Task statement
Could you print every record below exactly as written?

Provided entries
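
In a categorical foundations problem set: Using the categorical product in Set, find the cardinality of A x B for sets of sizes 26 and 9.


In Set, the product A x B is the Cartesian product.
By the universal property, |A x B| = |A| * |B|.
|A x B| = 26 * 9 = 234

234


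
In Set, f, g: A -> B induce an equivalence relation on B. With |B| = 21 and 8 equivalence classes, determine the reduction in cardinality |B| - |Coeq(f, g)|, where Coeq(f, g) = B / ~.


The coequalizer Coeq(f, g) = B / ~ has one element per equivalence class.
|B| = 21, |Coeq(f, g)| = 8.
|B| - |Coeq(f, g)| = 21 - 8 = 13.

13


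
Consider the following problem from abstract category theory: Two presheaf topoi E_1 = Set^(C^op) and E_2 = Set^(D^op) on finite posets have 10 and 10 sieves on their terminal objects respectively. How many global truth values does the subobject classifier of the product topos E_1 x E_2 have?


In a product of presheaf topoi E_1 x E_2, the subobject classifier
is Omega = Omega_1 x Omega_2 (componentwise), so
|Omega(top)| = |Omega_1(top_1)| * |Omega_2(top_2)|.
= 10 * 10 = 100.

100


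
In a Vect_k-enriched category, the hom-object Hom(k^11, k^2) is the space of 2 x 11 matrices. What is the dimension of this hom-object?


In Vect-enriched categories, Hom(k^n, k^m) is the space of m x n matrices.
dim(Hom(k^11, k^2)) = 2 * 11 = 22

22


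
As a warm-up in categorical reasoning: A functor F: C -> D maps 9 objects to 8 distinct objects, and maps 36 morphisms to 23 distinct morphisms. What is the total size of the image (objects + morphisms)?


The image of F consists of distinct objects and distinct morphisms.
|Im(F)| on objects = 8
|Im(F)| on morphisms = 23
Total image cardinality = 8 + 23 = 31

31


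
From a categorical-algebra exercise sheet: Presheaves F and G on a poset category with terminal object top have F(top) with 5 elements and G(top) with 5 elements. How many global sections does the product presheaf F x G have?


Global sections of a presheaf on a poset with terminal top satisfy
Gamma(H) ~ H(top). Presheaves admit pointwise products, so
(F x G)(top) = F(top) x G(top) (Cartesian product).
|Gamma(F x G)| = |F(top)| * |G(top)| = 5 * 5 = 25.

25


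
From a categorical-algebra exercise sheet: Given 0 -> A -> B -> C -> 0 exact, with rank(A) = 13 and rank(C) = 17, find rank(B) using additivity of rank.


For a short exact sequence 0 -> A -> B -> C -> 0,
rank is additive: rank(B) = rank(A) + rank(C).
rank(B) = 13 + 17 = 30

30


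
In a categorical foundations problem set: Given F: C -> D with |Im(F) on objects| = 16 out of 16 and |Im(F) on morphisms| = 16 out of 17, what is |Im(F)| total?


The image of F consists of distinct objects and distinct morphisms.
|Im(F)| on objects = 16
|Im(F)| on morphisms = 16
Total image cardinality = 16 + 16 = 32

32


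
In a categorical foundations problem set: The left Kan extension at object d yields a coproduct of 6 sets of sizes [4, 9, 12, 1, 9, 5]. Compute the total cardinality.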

Exercise result
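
In a categorical foundations problem set: Using the categorical product in Set, find the cardinality of A x B for sets of sizes 26 and 9.


In Set, the product A x B is the Cartesian product.
By the universal property, |A x B| = |A| * |B|.
|A x B| = 26 * 9 = 234

234


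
In Set, f, g: A -> B induce an equivalence relation on B. With |B| = 21 and 8 equivalence classes, determine the reduction in cardinality |B| - |Coeq(f, g)|, where Coeq(f, g) = B / ~.


The coequalizer Coeq(f, g) = B / ~ has one element per equivalence class.
|B| = 21, |Coeq(f, g)| = 8.
|B| - |Coeq(f, g)| = 21 - 8 = 13.

13


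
Consider the following problem from abstract category theory: Two presheaf topoi E_1 = Set^(C^op) and E_2 = Set^(D^op) on finite posets have 10 and 10 sieves on their terminal objects respectively. How many global truth values does the subobject classifier of the product topos E_1 x E_2 have?


In a product of presheaf topoi E_1 x E_2, the subobject classifier
is Omega = Omega_1 x Omega_2 (componentwise), so
|Omega(top)| = |Omega_1(top_1)| * |Omega_2(top_2)|.
= 10 * 10 = 100.

100


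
In a Vect_k-enriched category, the hom-object Hom(k^11, k^2) is the space of 2 x 11 matrices. What is the dimension of this hom-object?


In Vect-enriched categories, Hom(k^n, k^m) is the space of m x n matrices.
dim(Hom(k^11, k^2)) = 2 * 11 = 22

22


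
As a warm-up in categorical reasoning: A functor F: C -> D maps 9 objects to 8 distinct objects, and maps 36 morphisms to 23 distinct morphisms. What is the total size of the image (objects + morphisms)?


The image of F consists of distinct objects and distinct morphisms.
|Im(F)| on objects = 8
|Im(F)| on morphisms = 23
Total image cardinality = 8 + 23 = 31

31


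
From a categorical-algebra exercise sheet: Presheaves F and G on a poset category with terminal object top have F(top) with 5 elements and G(top) with 5 elements. How many global sections does the product presheaf F x G have?


Global sections of a presheaf on a poset with terminal top satisfy
Gamma(H) ~ H(top). Presheaves admit pointwise products, so
(F x G)(top) = F(top) x G(top) (Cartesian product).
|Gamma(F x G)| = |F(top)| * |G(top)| = 5 * 5 = 25.

25


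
From a categorical-algebra exercise sheet: Given 0 -> A -> B -> C -> 0 exact, with rank(A) = 13 and rank(C) = 17, find rank(B) using additivity of rank.


For a short exact sequence 0 -> A -> B -> C -> 0,
rank is additive: rank(B) = rank(A) + rank(C).
rank(B) = 13 + 17 = 30

30


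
In a categorical foundations problem set: Given F: C -> D with |Im(F) on objects| = 16 out of 16 and |Im(F) on morphisms| = 16 out of 17, what is |Im(F)| total?


The image of F consists of distinct objects and distinct morphisms.
|Im(F)| on objects = 16
|Im(F)| on morphisms = 16
Total image cardinality = 16 + 16 = 32

32


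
In a categorical foundations problem set: The left Kan extension at object d yields a coproduct of 6 sets of sizes [4, 9, 12, 1, 9, 5]. Compute the total cardinality.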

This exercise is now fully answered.